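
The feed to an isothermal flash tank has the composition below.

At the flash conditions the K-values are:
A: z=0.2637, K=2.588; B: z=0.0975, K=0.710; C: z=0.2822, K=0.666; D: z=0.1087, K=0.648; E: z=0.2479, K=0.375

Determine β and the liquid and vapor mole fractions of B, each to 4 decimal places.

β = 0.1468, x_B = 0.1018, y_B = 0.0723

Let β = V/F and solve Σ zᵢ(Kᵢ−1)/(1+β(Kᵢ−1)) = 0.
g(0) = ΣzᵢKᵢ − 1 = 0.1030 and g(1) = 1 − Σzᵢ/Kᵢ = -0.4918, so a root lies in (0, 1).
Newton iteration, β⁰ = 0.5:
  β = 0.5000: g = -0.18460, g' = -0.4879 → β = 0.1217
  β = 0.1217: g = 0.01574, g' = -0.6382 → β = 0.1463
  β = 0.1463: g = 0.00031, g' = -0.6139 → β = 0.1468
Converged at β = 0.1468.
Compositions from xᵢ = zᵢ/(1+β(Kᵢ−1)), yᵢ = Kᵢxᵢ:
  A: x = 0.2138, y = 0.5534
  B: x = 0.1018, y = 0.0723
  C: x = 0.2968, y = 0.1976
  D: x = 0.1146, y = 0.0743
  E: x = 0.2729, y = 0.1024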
------------------------------------------------
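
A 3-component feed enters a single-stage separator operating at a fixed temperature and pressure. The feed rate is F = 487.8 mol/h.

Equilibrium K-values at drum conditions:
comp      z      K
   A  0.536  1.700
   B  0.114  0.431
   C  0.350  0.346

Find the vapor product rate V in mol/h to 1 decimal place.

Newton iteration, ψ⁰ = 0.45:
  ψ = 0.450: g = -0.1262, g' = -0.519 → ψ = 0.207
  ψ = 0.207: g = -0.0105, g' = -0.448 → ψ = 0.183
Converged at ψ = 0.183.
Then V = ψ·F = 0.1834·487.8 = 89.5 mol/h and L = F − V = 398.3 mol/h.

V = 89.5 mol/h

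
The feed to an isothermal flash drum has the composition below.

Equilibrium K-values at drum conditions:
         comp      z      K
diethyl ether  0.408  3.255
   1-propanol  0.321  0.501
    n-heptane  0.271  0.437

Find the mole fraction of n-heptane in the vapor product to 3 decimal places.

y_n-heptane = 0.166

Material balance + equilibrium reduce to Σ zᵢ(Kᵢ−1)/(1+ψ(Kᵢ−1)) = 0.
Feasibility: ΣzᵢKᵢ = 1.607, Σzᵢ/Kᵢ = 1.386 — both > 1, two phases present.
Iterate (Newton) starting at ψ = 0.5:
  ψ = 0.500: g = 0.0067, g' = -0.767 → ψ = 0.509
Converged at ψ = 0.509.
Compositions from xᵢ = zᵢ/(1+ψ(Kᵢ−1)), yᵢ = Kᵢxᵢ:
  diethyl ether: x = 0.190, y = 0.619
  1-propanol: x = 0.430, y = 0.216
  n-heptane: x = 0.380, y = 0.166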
------------------------------------------------
DIRECTIONS> Above is a listing; print exactly its lines from the one with "The feed to an isothermal flash tank" through the one with "A: z=0.2637, K=2.588;", and no other lines.

EXERCISE RESPONSE>
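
The feed to an isothermal flash tank has the composition below.

At the flash conditions the K-values are:
A: z=0.2637, K=2.588; B: z=0.0975, K=0.710; C: z=0.2822, K=0.666; D: z=0.1087, K=0.648; E: z=0.2479, K=0.375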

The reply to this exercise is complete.